**TASK PROMPT:**
Transcribe each line below word for word.

**SUPPLIED INFORMATION:**
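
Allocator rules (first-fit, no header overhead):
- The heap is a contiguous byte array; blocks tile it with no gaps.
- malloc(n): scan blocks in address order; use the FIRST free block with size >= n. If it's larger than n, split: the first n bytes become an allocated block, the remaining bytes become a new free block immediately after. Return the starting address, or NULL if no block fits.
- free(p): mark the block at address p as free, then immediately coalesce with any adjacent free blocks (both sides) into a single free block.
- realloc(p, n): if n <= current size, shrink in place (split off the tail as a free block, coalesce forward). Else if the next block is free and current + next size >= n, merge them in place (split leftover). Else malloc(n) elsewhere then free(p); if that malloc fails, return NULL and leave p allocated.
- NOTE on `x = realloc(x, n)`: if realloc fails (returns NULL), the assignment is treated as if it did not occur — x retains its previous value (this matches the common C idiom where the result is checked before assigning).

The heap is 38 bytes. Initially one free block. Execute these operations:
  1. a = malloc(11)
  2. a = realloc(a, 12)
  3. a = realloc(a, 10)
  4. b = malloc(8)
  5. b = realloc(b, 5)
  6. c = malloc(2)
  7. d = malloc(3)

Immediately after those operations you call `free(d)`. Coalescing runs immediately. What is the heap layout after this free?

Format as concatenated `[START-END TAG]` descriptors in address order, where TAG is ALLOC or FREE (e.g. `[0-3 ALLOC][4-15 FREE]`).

Answer: [0-9 ALLOC][10-14 ALLOC][15-16 ALLOC][17-37 FREE]

Derivation:
Op 1: a = malloc(11) -> a = 0; heap: [0-10 ALLOC][11-37 FREE]
Op 2: a = realloc(a, 12) -> a = 0; heap: [0-11 ALLOC][12-37 FREE]
Op 3: a = realloc(a, 10) -> a = 0; heap: [0-9 ALLOC][10-37 FREE]
Op 4: b = malloc(8) -> b = 10; heap: [0-9 ALLOC][10-17 ALLOC][18-37 FREE]
Op 5: b = realloc(b, 5) -> b = 10; heap: [0-9 ALLOC][10-14 ALLOC][15-37 FREE]
Op 6: c = malloc(2) -> c = 15; heap: [0-9 ALLOC][10-14 ALLOC][15-16 ALLOC][17-37 FREE]
Op 7: d = malloc(3) -> d = 17; heap: [0-9 ALLOC][10-14 ALLOC][15-16 ALLOC][17-19 ALLOC][20-37 FREE]
free(d): d = 17 -> block [17-19 ALLOC]; mark free, coalesce with adjacent free neighbors -> [0-9 ALLOC][10-14 ALLOC][15-16 ALLOC][17-37 FREE]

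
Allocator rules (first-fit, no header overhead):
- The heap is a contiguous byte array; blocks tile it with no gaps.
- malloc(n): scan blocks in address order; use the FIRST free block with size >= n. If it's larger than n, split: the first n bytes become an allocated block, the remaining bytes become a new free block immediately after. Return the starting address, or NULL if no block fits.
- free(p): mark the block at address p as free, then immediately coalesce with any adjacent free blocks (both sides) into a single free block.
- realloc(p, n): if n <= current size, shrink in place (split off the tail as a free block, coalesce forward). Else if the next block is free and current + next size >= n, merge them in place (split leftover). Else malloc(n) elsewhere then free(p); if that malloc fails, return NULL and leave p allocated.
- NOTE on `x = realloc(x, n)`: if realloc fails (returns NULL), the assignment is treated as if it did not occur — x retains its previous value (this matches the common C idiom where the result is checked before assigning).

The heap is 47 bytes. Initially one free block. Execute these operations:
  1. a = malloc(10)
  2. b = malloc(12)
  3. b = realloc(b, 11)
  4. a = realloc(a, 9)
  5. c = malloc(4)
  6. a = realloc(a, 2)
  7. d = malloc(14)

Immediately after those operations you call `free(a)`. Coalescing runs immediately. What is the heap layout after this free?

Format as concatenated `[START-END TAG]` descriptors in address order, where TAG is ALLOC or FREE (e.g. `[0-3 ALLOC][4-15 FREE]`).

Answer: [0-9 FREE][10-20 ALLOC][21-24 ALLOC][25-38 ALLOC][39-46 FREE]

Derivation:
Op 1: a = malloc(10) -> a = 0; heap: [0-9 ALLOC][10-46 FREE]
Op 2: b = malloc(12) -> b = 10; heap: [0-9 ALLOC][10-21 ALLOC][22-46 FREE]
Op 3: b = realloc(b, 11) -> b = 10; heap: [0-9 ALLOC][10-20 ALLOC][21-46 FREE]
Op 4: a = realloc(a, 9) -> a = 0; heap: [0-8 ALLOC][9-9 FREE][10-20 ALLOC][21-46 FREE]
Op 5: c = malloc(4) -> c = 21; heap: [0-8 ALLOC][9-9 FREE][10-20 ALLOC][21-24 ALLOC][25-46 FREE]
Op 6: a = realloc(a, 2) -> a = 0; heap: [0-1 ALLOC][2-9 FREE][10-20 ALLOC][21-24 ALLOC][25-46 FREE]
Op 7: d = malloc(14) -> d = 25; heap: [0-1 ALLOC][2-9 FREE][10-20 ALLOC][21-24 ALLOC][25-38 ALLOC][39-46 FREE]
free(a): a = 0 -> block [0-1 ALLOC]; mark free, coalesce with adjacent free neighbors -> [0-9 FREE][10-20 ALLOC][21-24 ALLOC][25-38 ALLOC][39-46 FREE]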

**WRITTEN REPLY:**
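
Allocator rules (first-fit, no header overhead):
- The heap is a contiguous byte array; blocks tile it with no gaps.
- malloc(n): scan blocks in address order; use the FIRST free block with size >= n. If it's larger than n, split: the first n bytes become an allocated block, the remaining bytes become a new free block immediately after. Return the starting address, or NULL if no block fits.
- free(p): mark the block at address p as free, then immediately coalesce with any adjacent free blocks (both sides) into a single free block.
- realloc(p, n): if n <= current size, shrink in place (split off the tail as a free block, coalesce forward). Else if the next block is free and current + next size >= n, merge them in place (split leftover). Else malloc(n) elsewhere then free(p); if that malloc fails, return NULL and leave p allocated.
- NOTE on `x = realloc(x, n)`: if realloc fails (returns NULL), the assignment is treated as if it did not occur — x retains its previous value (this matches the common C idiom where the result is checked before assigning).

The heap is 38 bytes. Initially one free block. Execute these operations:
  1. a = malloc(11)
  2. a = realloc(a, 12)
  3. a = realloc(a, 10)
  4. b = malloc(8)
  5. b = realloc(b, 5)
  6. c = malloc(2)
  7. d = malloc(3)

Immediately after those operations you call `free(d)`. Coalescing runs immediately. What is the heap layout after this free?

Format as concatenated `[START-END TAG]` descriptors in address order, where TAG is ALLOC or FREE (e.g. `[0-3 ALLOC][4-15 FREE]`).

Answer: [0-9 ALLOC][10-14 ALLOC][15-16 ALLOC][17-37 FREE]

Derivation:
Op 1: a = malloc(11) -> a = 0; heap: [0-10 ALLOC][11-37 FREE]
Op 2: a = realloc(a, 12) -> a = 0; heap: [0-11 ALLOC][12-37 FREE]
Op 3: a = realloc(a, 10) -> a = 0; heap: [0-9 ALLOC][10-37 FREE]
Op 4: b = malloc(8) -> b = 10; heap: [0-9 ALLOC][10-17 ALLOC][18-37 FREE]
Op 5: b = realloc(b, 5) -> b = 10; heap: [0-9 ALLOC][10-14 ALLOC][15-37 FREE]
Op 6: c = malloc(2) -> c = 15; heap: [0-9 ALLOC][10-14 ALLOC][15-16 ALLOC][17-37 FREE]
Op 7: d = malloc(3) -> d = 17; heap: [0-9 ALLOC][10-14 ALLOC][15-16 ALLOC][17-19 ALLOC][20-37 FREE]
free(d): d = 17 -> block [17-19 ALLOC]; mark free, coalesce with adjacent free neighbors -> [0-9 ALLOC][10-14 ALLOC][15-16 ALLOC][17-37 FREE]

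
Allocator rules (first-fit, no header overhead):
- The heap is a contiguous byte array; blocks tile it with no gaps.
- malloc(n): scan blocks in address order; use the FIRST free block with size >= n. If it's larger than n, split: the first n bytes become an allocated block, the remaining bytes become a new free block immediately after. Return the starting address, or NULL if no block fits.
- free(p): mark the block at address p as free, then immediately coalesce with any adjacent free blocks (both sides) into a single free block.
- realloc(p, n): if n <= current size, shrink in place (split off the tail as a free block, coalesce forward). Else if the next block is free and current + next size >= n, merge them in place (split leftover). Else malloc(n) elsewhere then free(p); if that malloc fails, return NULL and leave p allocated.
- NOTE on `x = realloc(x, n)`: if realloc fails (returns NULL), the assignment is treated as if it did not occur — x retains its previous value (this matches the common C idiom where the result is checked before assigning).

The heap is 47 bytes. Initially one free block. Execute these operations:
  1. a = malloc(10)
  2. b = malloc(12)
  3. b = realloc(b, 11)
  4. a = realloc(a, 9)
  5. c = malloc(4)
  6. a = realloc(a, 2)
  7. d = malloc(14)

Immediately after those operations you call `free(a)`. Coalescing runs immediately. What is the heap layout after this free?

Format as concatenated `[START-END TAG]` descriptors in address order, where TAG is ALLOC or FREE (e.g. `[0-3 ALLOC][4-15 FREE]`).

Answer: [0-9 FREE][10-20 ALLOC][21-24 ALLOC][25-38 ALLOC][39-46 FREE]

Derivation:
Op 1: a = malloc(10) -> a = 0; heap: [0-9 ALLOC][10-46 FREE]
Op 2: b = malloc(12) -> b = 10; heap: [0-9 ALLOC][10-21 ALLOC][22-46 FREE]
Op 3: b = realloc(b, 11) -> b = 10; heap: [0-9 ALLOC][10-20 ALLOC][21-46 FREE]
Op 4: a = realloc(a, 9) -> a = 0; heap: [0-8 ALLOC][9-9 FREE][10-20 ALLOC][21-46 FREE]
Op 5: c = malloc(4) -> c = 21; heap: [0-8 ALLOC][9-9 FREE][10-20 ALLOC][21-24 ALLOC][25-46 FREE]
Op 6: a = realloc(a, 2) -> a = 0; heap: [0-1 ALLOC][2-9 FREE][10-20 ALLOC][21-24 ALLOC][25-46 FREE]
Op 7: d = malloc(14) -> d = 25; heap: [0-1 ALLOC][2-9 FREE][10-20 ALLOC][21-24 ALLOC][25-38 ALLOC][39-46 FREE]
free(a): a = 0 -> block [0-1 ALLOC]; mark free, coalesce with adjacent free neighbors -> [0-9 FREE][10-20 ALLOC][21-24 ALLOC][25-38 ALLOC][39-46 FREE]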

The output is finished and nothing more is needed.